Work to be completed ->
Please retype all the records below exactly as they read.

Extracted entries ->
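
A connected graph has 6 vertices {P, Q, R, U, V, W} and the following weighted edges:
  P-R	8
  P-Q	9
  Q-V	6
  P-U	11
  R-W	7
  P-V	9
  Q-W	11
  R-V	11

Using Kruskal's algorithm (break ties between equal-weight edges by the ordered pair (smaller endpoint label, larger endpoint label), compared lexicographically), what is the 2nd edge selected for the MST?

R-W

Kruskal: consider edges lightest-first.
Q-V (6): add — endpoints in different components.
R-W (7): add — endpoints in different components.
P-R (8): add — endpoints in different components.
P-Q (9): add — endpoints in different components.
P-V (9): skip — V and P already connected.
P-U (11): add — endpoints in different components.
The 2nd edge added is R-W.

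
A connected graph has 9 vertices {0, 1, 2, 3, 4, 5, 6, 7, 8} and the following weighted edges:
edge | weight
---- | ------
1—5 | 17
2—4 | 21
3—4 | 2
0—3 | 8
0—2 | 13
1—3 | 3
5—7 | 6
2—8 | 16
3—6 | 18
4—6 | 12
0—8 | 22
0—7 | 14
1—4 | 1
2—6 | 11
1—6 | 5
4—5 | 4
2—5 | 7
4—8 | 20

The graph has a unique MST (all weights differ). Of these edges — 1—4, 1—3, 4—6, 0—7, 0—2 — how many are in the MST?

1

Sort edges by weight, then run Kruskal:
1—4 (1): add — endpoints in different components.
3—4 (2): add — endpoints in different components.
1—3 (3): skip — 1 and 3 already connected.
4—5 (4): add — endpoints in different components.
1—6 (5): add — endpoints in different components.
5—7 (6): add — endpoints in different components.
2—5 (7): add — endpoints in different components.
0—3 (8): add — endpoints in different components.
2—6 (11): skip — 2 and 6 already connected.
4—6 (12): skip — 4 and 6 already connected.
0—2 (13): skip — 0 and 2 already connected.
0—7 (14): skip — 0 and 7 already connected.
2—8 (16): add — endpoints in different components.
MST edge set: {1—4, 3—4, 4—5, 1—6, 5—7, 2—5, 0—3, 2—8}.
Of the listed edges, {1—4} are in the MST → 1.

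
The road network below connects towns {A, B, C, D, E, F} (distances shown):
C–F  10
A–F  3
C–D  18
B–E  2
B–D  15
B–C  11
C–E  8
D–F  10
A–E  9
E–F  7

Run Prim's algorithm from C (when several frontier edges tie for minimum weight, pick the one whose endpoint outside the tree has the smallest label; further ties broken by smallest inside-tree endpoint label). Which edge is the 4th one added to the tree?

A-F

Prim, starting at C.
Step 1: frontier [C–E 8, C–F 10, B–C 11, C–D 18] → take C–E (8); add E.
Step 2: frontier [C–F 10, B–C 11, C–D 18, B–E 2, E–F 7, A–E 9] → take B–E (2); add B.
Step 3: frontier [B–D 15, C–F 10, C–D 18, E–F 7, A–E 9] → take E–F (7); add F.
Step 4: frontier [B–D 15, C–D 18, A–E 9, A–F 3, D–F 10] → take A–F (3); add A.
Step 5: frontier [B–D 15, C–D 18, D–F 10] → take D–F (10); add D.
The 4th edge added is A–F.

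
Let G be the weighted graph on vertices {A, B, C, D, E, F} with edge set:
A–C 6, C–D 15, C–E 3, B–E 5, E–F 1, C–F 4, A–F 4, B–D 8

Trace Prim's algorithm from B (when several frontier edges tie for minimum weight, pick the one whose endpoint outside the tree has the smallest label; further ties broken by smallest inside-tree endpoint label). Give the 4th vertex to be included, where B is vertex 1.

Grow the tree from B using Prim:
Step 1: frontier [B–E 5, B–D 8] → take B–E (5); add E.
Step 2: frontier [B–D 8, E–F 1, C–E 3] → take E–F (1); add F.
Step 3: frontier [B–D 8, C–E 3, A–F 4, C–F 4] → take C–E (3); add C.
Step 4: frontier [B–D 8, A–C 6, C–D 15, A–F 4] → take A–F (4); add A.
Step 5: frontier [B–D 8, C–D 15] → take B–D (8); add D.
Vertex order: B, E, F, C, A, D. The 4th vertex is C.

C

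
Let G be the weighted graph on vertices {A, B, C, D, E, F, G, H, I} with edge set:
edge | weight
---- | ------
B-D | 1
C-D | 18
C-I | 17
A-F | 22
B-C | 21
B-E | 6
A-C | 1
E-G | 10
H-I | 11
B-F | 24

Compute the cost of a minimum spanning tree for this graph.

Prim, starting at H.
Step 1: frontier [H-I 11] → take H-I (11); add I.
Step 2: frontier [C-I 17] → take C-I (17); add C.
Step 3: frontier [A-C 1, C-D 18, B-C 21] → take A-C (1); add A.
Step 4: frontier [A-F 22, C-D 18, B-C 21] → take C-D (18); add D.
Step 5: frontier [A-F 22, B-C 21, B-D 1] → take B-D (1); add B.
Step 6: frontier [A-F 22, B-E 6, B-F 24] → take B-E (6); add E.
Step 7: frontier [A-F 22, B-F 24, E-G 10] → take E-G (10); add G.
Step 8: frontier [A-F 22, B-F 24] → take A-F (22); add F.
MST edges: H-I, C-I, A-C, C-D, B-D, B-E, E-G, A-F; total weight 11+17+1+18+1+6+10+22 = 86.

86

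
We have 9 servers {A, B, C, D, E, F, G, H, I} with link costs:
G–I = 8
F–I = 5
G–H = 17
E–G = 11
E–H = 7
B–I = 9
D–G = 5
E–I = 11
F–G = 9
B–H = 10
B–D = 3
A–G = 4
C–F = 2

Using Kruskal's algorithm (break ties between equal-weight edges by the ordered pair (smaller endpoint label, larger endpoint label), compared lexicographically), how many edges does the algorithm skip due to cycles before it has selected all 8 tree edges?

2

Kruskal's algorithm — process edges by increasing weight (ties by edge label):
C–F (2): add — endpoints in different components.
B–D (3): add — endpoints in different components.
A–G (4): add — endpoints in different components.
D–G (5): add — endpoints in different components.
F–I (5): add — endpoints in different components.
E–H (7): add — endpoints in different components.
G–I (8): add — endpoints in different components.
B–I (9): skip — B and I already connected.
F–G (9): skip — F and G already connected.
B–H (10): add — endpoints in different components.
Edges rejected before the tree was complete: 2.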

Result for this task ->
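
A connected graph has 6 vertices {P, Q, R, U, V, W} and the following weighted edges:
  P-R	8
  P-Q	9
  Q-V	6
  P-U	11
  R-W	7
  P-V	9
  Q-W	11
  R-V	11

Using Kruskal's algorithm (break ties between equal-weight edges by the ordered pair (smaller endpoint label, larger endpoint label), compared lexicographically), what is the 2nd edge selected for the MST?

R-W

Kruskal: consider edges lightest-first.
Q-V (6): add — endpoints in different components.
R-W (7): add — endpoints in different components.
P-R (8): add — endpoints in different components.
P-Q (9): add — endpoints in different components.
P-V (9): skip — V and P already connected.
P-U (11): add — endpoints in different components.
The 2nd edge added is R-W.

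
A connected graph has 9 vertices {0, 1, 2, 3, 4, 5, 6, 7, 8} and the following weighted edges:
edge | weight
---- | ------
1—5 | 17
2—4 | 21
3—4 | 2
0—3 | 8
0—2 | 13
1—3 | 3
5—7 | 6
2—8 | 16
3—6 | 18
4—6 | 12
0—8 | 22
0—7 | 14
1—4 | 1
2—6 | 11
1—6 | 5
4—5 | 4
2—5 | 7
4—8 | 20

The graph has a unique MST (all weights differ). Of these edges — 1—4, 1—3, 4—6, 0—7, 0—2 — how many are in the MST?

1

Sort edges by weight, then run Kruskal:
1—4 (1): add — endpoints in different components.
3—4 (2): add — endpoints in different components.
1—3 (3): skip — 1 and 3 already connected.
4—5 (4): add — endpoints in different components.
1—6 (5): add — endpoints in different components.
5—7 (6): add — endpoints in different components.
2—5 (7): add — endpoints in different components.
0—3 (8): add — endpoints in different components.
2—6 (11): skip — 2 and 6 already connected.
4—6 (12): skip — 4 and 6 already connected.
0—2 (13): skip — 0 and 2 already connected.
0—7 (14): skip — 0 and 7 already connected.
2—8 (16): add — endpoints in different components.
MST edge set: {1—4, 3—4, 4—5, 1—6, 5—7, 2—5, 0—3, 2—8}.
Of the listed edges, {1—4} are in the MST → 1.

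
The road network below connects towns {A, B, C, D, E, F} (distances shown):
C–F  10
A–F  3
C–D  18
B–E  2
B–D  15
B–C  11
C–E  8
D–F  10
A–E  9
E–F  7

Run Prim's algorithm from C (when several frontier edges tie for minimum weight, pick the one whose endpoint outside the tree has the smallest label; further ties broken by smallest inside-tree endpoint label). Which edge is the 4th one added to the tree?

A-F

Prim, starting at C.
Step 1: frontier [C–E 8, C–F 10, B–C 11, C–D 18] → take C–E (8); add E.
Step 2: frontier [C–F 10, B–C 11, C–D 18, B–E 2, E–F 7, A–E 9] → take B–E (2); add B.
Step 3: frontier [B–D 15, C–F 10, C–D 18, E–F 7, A–E 9] → take E–F (7); add F.
Step 4: frontier [B–D 15, C–D 18, A–E 9, A–F 3, D–F 10] → take A–F (3); add A.
Step 5: frontier [B–D 15, C–D 18, D–F 10] → take D–F (10); add D.
The 4th edge added is A–F.

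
Let G be the weighted graph on vertices {A, B, C, D, E, F} with edge set:
A–C 6, C–D 15, C–E 3, B–E 5, E–F 1, C–F 4, A–F 4, B–D 8

Trace Prim's algorithm from B (when several frontier edges tie for minimum weight, pick the one whose endpoint outside the tree has the smallest label; further ties broken by smallest inside-tree endpoint label). Give the 4th vertex to be included, where B is vertex 1.

Grow the tree from B using Prim:
Step 1: frontier [B–E 5, B–D 8] → take B–E (5); add E.
Step 2: frontier [B–D 8, E–F 1, C–E 3] → take E–F (1); add F.
Step 3: frontier [B–D 8, C–E 3, A–F 4, C–F 4] → take C–E (3); add C.
Step 4: frontier [B–D 8, A–C 6, C–D 15, A–F 4] → take A–F (4); add A.
Step 5: frontier [B–D 8, C–D 15] → take B–D (8); add D.
Vertex order: B, E, F, C, A, D. The 4th vertex is C.

C

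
Let G be the weighted graph on vertices {A, B, C, D, E, F, G, H, I} with edge set:
edge | weight
---- | ------
B-D | 1
C-D | 18
C-I | 17
A-F | 22
B-C | 21
B-E | 6
A-C | 1
E-G | 10
H-I | 11
B-F | 24

Compute the cost of a minimum spanning tree for this graph.

Prim, starting at H.
Step 1: frontier [H-I 11] → take H-I (11); add I.
Step 2: frontier [C-I 17] → take C-I (17); add C.
Step 3: frontier [A-C 1, C-D 18, B-C 21] → take A-C (1); add A.
Step 4: frontier [A-F 22, C-D 18, B-C 21] → take C-D (18); add D.
Step 5: frontier [A-F 22, B-C 21, B-D 1] → take B-D (1); add B.
Step 6: frontier [A-F 22, B-E 6, B-F 24] → take B-E (6); add E.
Step 7: frontier [A-F 22, B-F 24, E-G 10] → take E-G (10); add G.
Step 8: frontier [A-F 22, B-F 24] → take A-F (22); add F.
MST edges: H-I, C-I, A-C, C-D, B-D, B-E, E-G, A-F; total weight 11+17+1+18+1+6+10+22 = 86.

86

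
We have 9 servers {A, B, C, D, E, F, G, H, I} with link costs:
G–I = 8
F–I = 5
G–H = 17
E–G = 11
E–H = 7
B–I = 9
D–G = 5
E–I = 11
F–G = 9
B–H = 10
B–D = 3
A–G = 4
C–F = 2

Using Kruskal's algorithm (break ties between equal-weight edges by the ordered pair (smaller endpoint label, larger endpoint label), compared lexicographically), how many edges does the algorithm skip due to cycles before it has selected all 8 tree edges?

2

Kruskal's algorithm — process edges by increasing weight (ties by edge label):
C–F (2): add — endpoints in different components.
B–D (3): add — endpoints in different components.
A–G (4): add — endpoints in different components.
D–G (5): add — endpoints in different components.
F–I (5): add — endpoints in different components.
E–H (7): add — endpoints in different components.
G–I (8): add — endpoints in different components.
B–I (9): skip — B and I already connected.
F–G (9): skip — F and G already connected.
B–H (10): add — endpoints in different components.
Edges rejected before the tree was complete: 2.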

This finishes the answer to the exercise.